WORK REQUIRED> For this task, every record below must be reproduced exactly.

MATERIAL PROVIDED>
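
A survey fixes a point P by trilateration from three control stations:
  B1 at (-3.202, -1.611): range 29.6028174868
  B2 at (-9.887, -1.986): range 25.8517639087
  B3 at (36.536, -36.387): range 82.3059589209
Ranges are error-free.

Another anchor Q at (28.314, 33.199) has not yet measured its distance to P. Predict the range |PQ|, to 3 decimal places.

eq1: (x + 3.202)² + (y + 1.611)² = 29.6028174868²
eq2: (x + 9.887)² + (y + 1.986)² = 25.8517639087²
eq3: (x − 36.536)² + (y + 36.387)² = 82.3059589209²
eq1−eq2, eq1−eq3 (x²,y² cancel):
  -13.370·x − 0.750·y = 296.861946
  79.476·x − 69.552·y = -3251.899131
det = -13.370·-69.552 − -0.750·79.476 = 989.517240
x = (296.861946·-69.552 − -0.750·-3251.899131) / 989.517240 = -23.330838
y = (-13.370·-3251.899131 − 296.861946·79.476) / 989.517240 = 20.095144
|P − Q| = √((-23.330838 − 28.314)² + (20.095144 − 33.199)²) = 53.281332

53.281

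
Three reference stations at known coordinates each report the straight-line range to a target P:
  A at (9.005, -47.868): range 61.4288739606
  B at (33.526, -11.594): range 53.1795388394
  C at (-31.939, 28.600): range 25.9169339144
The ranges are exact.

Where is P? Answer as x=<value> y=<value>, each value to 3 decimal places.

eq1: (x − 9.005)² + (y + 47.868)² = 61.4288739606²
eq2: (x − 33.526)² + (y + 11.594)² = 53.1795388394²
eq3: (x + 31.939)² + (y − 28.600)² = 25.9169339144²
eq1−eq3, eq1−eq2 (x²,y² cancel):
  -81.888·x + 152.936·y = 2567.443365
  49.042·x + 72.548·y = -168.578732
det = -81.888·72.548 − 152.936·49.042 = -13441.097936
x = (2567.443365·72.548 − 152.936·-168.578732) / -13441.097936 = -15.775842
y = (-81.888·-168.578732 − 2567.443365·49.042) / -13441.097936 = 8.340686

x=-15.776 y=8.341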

WRITTEN REPLY>
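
A survey fixes a point P by trilateration from three control stations:
  B1 at (-3.202, -1.611): range 29.6028174868
  B2 at (-9.887, -1.986): range 25.8517639087
  B3 at (36.536, -36.387): range 82.3059589209
Ranges are error-free.

Another anchor Q at (28.314, 33.199) has not yet measured its distance to P. Predict the range |PQ|, to 3 decimal places.

eq1: (x + 3.202)² + (y + 1.611)² = 29.6028174868²
eq2: (x + 9.887)² + (y + 1.986)² = 25.8517639087²
eq3: (x − 36.536)² + (y + 36.387)² = 82.3059589209²
eq1−eq2, eq1−eq3 (x²,y² cancel):
  -13.370·x − 0.750·y = 296.861946
  79.476·x − 69.552·y = -3251.899131
det = -13.370·-69.552 − -0.750·79.476 = 989.517240
x = (296.861946·-69.552 − -0.750·-3251.899131) / 989.517240 = -23.330838
y = (-13.370·-3251.899131 − 296.861946·79.476) / 989.517240 = 20.095144
|P − Q| = √((-23.330838 − 28.314)² + (20.095144 − 33.199)²) = 53.281332

53.281

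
Three reference stations at known coordinates each report the straight-line range to a target P:
  A at (9.005, -47.868): range 61.4288739606
  B at (33.526, -11.594): range 53.1795388394
  C at (-31.939, 28.600): range 25.9169339144
The ranges are exact.

Where is P? Answer as x=<value> y=<value>, each value to 3 decimal places.

eq1: (x − 9.005)² + (y + 47.868)² = 61.4288739606²
eq2: (x − 33.526)² + (y + 11.594)² = 53.1795388394²
eq3: (x + 31.939)² + (y − 28.600)² = 25.9169339144²
eq1−eq3, eq1−eq2 (x²,y² cancel):
  -81.888·x + 152.936·y = 2567.443365
  49.042·x + 72.548·y = -168.578732
det = -81.888·72.548 − 152.936·49.042 = -13441.097936
x = (2567.443365·72.548 − 152.936·-168.578732) / -13441.097936 = -15.775842
y = (-81.888·-168.578732 − 2567.443365·49.042) / -13441.097936 = 8.340686

x=-15.776 y=8.341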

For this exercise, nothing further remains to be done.